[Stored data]
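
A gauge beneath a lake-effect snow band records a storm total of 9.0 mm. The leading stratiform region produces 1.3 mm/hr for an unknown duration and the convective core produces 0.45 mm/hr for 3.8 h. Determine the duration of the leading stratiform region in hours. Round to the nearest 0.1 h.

duration ≈ 5.6 h

Known phases: 0.45 × 3.8 = 1.71 mm.
Remaining depth = 9.0 − 1.71 = 7.29 mm.
Duration = 7.29 / 1.3 = 5.6 h.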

PROMPT
The response must be an exact reproduction of all the entries.

RESPONSE AREA
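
A gauge beneath a lake-effect snow band records a storm total of 9.0 mm. The leading stratiform region produces 1.3 mm/hr for an unknown duration and the convective core produces 0.45 mm/hr for 3.8 h. Determine the duration of the leading stratiform region in hours. Round to the nearest 0.1 h.

duration ≈ 5.6 h

Known phases: 0.45 × 3.8 = 1.71 mm.
Remaining depth = 9.0 − 1.71 = 7.29 mm.
Duration = 7.29 / 1.3 = 5.6 h.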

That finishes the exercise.